◆ ASSIGNMENT
For this exercise, output the line containing "Include productions for" and every line after it through the end of the records, exactly, and no other line.

◆ MATERIAL PROVIDED
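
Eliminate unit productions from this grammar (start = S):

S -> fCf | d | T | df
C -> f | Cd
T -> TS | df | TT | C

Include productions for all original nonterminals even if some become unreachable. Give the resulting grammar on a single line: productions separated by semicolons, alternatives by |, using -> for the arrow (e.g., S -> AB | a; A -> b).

S -> d | f | Cd | TS | TT | df | fCf; C -> f | Cd; T -> f | Cd | TS | TT | df

Unit productions: S->T, T->C.
Unit pairs (A ⇒* B via units): (S,C), (S,T), (T,C).
S: inherits non-unit rules of {C, S, T} → Cd | TS | TT | d | df | f | fCf.
C: inherits non-unit rules of {C} → Cd | f.
T: inherits non-unit rules of {C, T} → Cd | TS | TT | df | f.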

◆ EXERCISE RESPONSE
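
Include productions for all original nonterminals even if some become unreachable. Give the resulting grammar on a single line: productions separated by semicolons, alternatives by |, using -> for the arrow (e.g., S -> AB | a; A -> b).

S -> d | f | Cd | TS | TT | df | fCf; C -> f | Cd; T -> f | Cd | TS | TT | df

Unit productions: S->T, T->C.
Unit pairs (A ⇒* B via units): (S,C), (S,T), (T,C).
S: inherits non-unit rules of {C, S, T} → Cd | TS | TT | d | df | f | fCf.
C: inherits non-unit rules of {C} → Cd | f.
T: inherits non-unit rules of {C, T} → Cd | TS | TT | df | f.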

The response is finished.